• **Try it**
Quote only the lines from the top of the listing below down to and including the line with "I1: I-element = 2".

• **Input material**
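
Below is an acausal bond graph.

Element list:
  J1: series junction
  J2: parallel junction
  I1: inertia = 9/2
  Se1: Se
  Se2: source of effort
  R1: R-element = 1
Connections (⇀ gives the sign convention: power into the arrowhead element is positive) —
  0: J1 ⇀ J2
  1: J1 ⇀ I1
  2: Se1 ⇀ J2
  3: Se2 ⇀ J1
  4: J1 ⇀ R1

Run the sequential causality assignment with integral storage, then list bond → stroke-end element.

bond 2 →J2  (Se1 fixes effort; stroke away)
bond 3 →J1  (Se2 (Se) sets effort on bond)
bond 0 →J1  (common-e at J2 fixed by 2)
bond 1 →I1  (I1: I, integral causality)
bond 4 →J1  (1-jn J1 has f-setter on 1)

b0 →J1
b1 →I1
b2 →J2
b3 →J1
b4 →J1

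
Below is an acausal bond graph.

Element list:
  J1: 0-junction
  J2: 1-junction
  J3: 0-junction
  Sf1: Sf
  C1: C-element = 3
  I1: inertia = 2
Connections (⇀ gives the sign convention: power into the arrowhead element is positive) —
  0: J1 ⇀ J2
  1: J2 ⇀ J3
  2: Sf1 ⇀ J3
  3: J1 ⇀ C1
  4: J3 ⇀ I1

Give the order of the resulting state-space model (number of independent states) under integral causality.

2  (C1, I1 all integral)

bond 2 |Sf1  (Sf1 fixes flow; stroke at Sf1)
bond 3 |J1  (C1 outputs effort q/C1)
bond 0 |J2  (common-e at J1 fixed by 3)
bond 1 |J3  (closing 1-jn rule on J2)
bond 4 |I1  (0-jn J3 has e-setter on 1)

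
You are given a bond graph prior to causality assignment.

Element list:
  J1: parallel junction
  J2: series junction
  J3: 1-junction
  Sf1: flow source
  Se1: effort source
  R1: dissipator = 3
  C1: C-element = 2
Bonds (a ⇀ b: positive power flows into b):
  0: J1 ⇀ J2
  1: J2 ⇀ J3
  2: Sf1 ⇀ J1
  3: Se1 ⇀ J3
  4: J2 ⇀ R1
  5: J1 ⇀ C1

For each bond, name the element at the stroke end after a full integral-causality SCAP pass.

β0 stroke→J2
β1 stroke→J2
β2 stroke→Sf1
β3 stroke→J3
β4 stroke→R1
β5 stroke→J1

β2 →Sf1  (Sf1 (Sf) sets flow on bond)
β3 →J3  (Se1 fixes effort; stroke away)
β1 →J2  (J3 needs exactly one f-in)
β5 →J1  (prefer integral on C1)
β0 →J2  (common-e at J1 fixed by 5)
β4 →R1  (closing 1-jn rule on J2)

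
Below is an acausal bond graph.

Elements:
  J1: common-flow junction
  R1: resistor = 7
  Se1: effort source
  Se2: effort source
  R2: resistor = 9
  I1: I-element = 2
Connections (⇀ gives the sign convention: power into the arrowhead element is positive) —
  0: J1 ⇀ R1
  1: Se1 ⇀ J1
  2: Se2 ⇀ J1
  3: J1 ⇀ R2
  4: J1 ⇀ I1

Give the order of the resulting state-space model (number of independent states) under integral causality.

bond 1 →J1  (Se1 (Se) sets effort on bond)
bond 2 →J1  (source Se2 imposes e)
bond 4 →I1  (I1 integral (f out))
bond 0 →J1  (common-f at J1 fixed by 4)
bond 3 →J1  (J1: bond 4 brought flow, rest push out)

1  (I1 all integral)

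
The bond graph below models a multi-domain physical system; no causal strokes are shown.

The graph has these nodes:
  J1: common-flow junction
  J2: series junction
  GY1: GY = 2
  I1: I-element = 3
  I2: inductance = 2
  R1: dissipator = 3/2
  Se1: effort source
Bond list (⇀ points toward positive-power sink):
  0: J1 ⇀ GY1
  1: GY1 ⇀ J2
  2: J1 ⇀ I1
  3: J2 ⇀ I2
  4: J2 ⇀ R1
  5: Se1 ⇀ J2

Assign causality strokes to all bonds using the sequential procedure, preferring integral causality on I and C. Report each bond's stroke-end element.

β0 →J1
β1 →J2
β2 →I1
β3 →I2
β4 →J2
β5 →J2

β5 |J2  (Se1: effort source, stroke at far end)
β2 |I1  (prefer integral on I1)
β0 |J1  (1-jn J1 has f-setter on 2)
β1 |J2  (GY GY1: same side as bond 0)
β3 |I2  (I2 outputs flow p/I2)
β4 |J2  (J2 flow already set via bond 3)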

• **Written reply**
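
Below is an acausal bond graph.

Element list:
  J1: series junction
  J2: parallel junction
  I1: inertia = 9/2
  Se1: Se
  Se2: source of effort
  R1: R-element = 1
Connections (⇀ gives the sign convention: power into the arrowhead element is positive) —
  0: J1 ⇀ J2
  1: J1 ⇀ I1
  2: Se1 ⇀ J2
  3: Se2 ⇀ J1
  4: J1 ⇀ R1

Run the sequential causality assignment with integral storage, then list bond → stroke-end element.

bond 2 →J2  (Se1 fixes effort; stroke away)
bond 3 →J1  (Se2 (Se) sets effort on bond)
bond 0 →J1  (common-e at J2 fixed by 2)
bond 1 →I1  (I1: I, integral causality)
bond 4 →J1  (1-jn J1 has f-setter on 1)

b0 →J1
b1 →I1
b2 →J2
b3 →J1
b4 →J1

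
Below is an acausal bond graph.

Element list:
  J1: 0-junction
  J2: 1-junction
  J3: 0-junction
  Sf1: Sf
  C1: C-element = 3
  I1: inertia = 2
Connections (⇀ gives the sign convention: power into the arrowhead element is positive) —
  0: J1 ⇀ J2
  1: J2 ⇀ J3
  2: Sf1 ⇀ J3
  3: J1 ⇀ C1
  4: J3 ⇀ I1

Give the order of the resulting state-space model (number of independent states) under integral causality.

2  (C1, I1 all integral)

bond 2 |Sf1  (Sf1 fixes flow; stroke at Sf1)
bond 3 |J1  (C1 outputs effort q/C1)
bond 0 |J2  (common-e at J1 fixed by 3)
bond 1 |J3  (closing 1-jn rule on J2)
bond 4 |I1  (0-jn J3 has e-setter on 1)

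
You are given a bond graph prior to causality assignment.

Element list:
  J1: parallel junction
  J2: series junction
  J3: 1-junction
  Sf1: flow source
  Se1: effort source
  R1: dissipator = 3
  C1: C-element = 2
Bonds (a ⇀ b: positive power flows into b):
  0: J1 ⇀ J2
  1: J2 ⇀ J3
  2: Sf1 ⇀ J1
  3: Se1 ⇀ J3
  4: J2 ⇀ R1
  5: J1 ⇀ C1

For each bond, name the element at the stroke end after a full integral-causality SCAP pass.

β0 stroke→J2
β1 stroke→J2
β2 stroke→Sf1
β3 stroke→J3
β4 stroke→R1
β5 stroke→J1

β2 →Sf1  (Sf1 (Sf) sets flow on bond)
β3 →J3  (Se1 fixes effort; stroke away)
β1 →J2  (J3 needs exactly one f-in)
β5 →J1  (prefer integral on C1)
β0 →J2  (common-e at J1 fixed by 5)
β4 →R1  (closing 1-jn rule on J2)

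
Below is an acausal bond graph.

Elements:
  J1: common-flow junction
  R1: resistor = 7
  Se1: effort source
  Se2: effort source
  R2: resistor = 9
  I1: I-element = 2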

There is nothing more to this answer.